- _Task to complete_: Copy each entry below exactly as it reads.

(Stored data)
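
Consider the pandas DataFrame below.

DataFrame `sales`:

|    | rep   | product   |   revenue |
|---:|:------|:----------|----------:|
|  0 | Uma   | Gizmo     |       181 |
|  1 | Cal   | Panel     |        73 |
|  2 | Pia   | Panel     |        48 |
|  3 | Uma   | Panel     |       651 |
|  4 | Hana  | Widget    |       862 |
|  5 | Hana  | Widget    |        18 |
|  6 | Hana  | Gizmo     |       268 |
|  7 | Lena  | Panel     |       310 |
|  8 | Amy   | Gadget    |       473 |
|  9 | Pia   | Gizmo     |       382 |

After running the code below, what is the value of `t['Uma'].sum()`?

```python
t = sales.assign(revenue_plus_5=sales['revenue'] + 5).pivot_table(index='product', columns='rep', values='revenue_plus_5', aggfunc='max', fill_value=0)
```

842

add column revenue_plus_5 = sales['revenue'] + 5:
    rep product  revenue  revenue_plus_5
0   Uma   Gizmo      181             186
1   Cal   Panel       73              78
2   Pia   Panel       48              53
3   Uma   Panel      651             656
4  Hana  Widget      862             867
5  Hana  Widget       18              23
6  Hana   Gizmo      268             273
7  Lena   Panel      310             315
8   Amy  Gadget      473             478
9   Pia   Gizmo      382             387
pivot: rows=product, cols=rep, max(revenue_plus_5):
rep      Amy  Cal  Hana  Lena  Pia  Uma
product                                
Gadget   478    0     0     0    0    0
Gizmo      0    0   273     0  387  186
Panel      0   78     0   315   53  656
Widget     0    0   867     0    0    0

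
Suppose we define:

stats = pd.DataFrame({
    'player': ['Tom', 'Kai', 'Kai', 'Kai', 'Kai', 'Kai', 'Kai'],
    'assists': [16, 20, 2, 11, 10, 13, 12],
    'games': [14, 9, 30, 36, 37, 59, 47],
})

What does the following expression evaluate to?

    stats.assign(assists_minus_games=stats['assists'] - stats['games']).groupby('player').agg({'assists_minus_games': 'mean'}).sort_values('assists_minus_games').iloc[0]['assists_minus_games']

-25.0

add column assists_minus_games = stats['assists'] - stats['games']:
  player  assists  games  assists_minus_games
0    Tom       16     14                    2
1    Kai       20      9                   11
2    Kai        2     30                  -28
3    Kai       11     36                  -25
4    Kai       10     37                  -27
5    Kai       13     59                  -46
6    Kai       12     47                  -35
group by player, mean of assists_minus_games:
        assists_minus_games
player                     
Kai                   -25.0
Tom                     2.0
sort by assists_minus_games:
        assists_minus_games
player                     
Kai                   -25.0
Tom                     2.0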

- _Result_:
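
Consider the pandas DataFrame below.

DataFrame `sales`:

|    | rep   | product   |   revenue |
|---:|:------|:----------|----------:|
|  0 | Uma   | Gizmo     |       181 |
|  1 | Cal   | Panel     |        73 |
|  2 | Pia   | Panel     |        48 |
|  3 | Uma   | Panel     |       651 |
|  4 | Hana  | Widget    |       862 |
|  5 | Hana  | Widget    |        18 |
|  6 | Hana  | Gizmo     |       268 |
|  7 | Lena  | Panel     |       310 |
|  8 | Amy   | Gadget    |       473 |
|  9 | Pia   | Gizmo     |       382 |

After running the code below, what is the value of `t['Uma'].sum()`?

```python
t = sales.assign(revenue_plus_5=sales['revenue'] + 5).pivot_table(index='product', columns='rep', values='revenue_plus_5', aggfunc='max', fill_value=0)
```

842

add column revenue_plus_5 = sales['revenue'] + 5:
    rep product  revenue  revenue_plus_5
0   Uma   Gizmo      181             186
1   Cal   Panel       73              78
2   Pia   Panel       48              53
3   Uma   Panel      651             656
4  Hana  Widget      862             867
5  Hana  Widget       18              23
6  Hana   Gizmo      268             273
7  Lena   Panel      310             315
8   Amy  Gadget      473             478
9   Pia   Gizmo      382             387
pivot: rows=product, cols=rep, max(revenue_plus_5):
rep      Amy  Cal  Hana  Lena  Pia  Uma
product                                
Gadget   478    0     0     0    0    0
Gizmo      0    0   273     0  387  186
Panel      0   78     0   315   53  656
Widget     0    0   867     0    0    0

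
Suppose we define:

stats = pd.DataFrame({
    'player': ['Tom', 'Kai', 'Kai', 'Kai', 'Kai', 'Kai', 'Kai'],
    'assists': [16, 20, 2, 11, 10, 13, 12],
    'games': [14, 9, 30, 36, 37, 59, 47],
})

What does the following expression evaluate to?

    stats.assign(assists_minus_games=stats['assists'] - stats['games']).groupby('player').agg({'assists_minus_games': 'mean'}).sort_values('assists_minus_games').iloc[0]['assists_minus_games']

-25.0

add column assists_minus_games = stats['assists'] - stats['games']:
  player  assists  games  assists_minus_games
0    Tom       16     14                    2
1    Kai       20      9                   11
2    Kai        2     30                  -28
3    Kai       11     36                  -25
4    Kai       10     37                  -27
5    Kai       13     59                  -46
6    Kai       12     47                  -35
group by player, mean of assists_minus_games:
        assists_minus_games
player                     
Kai                   -25.0
Tom                     2.0
sort by assists_minus_games:
        assists_minus_games
player                     
Kai                   -25.0
Tom                     2.0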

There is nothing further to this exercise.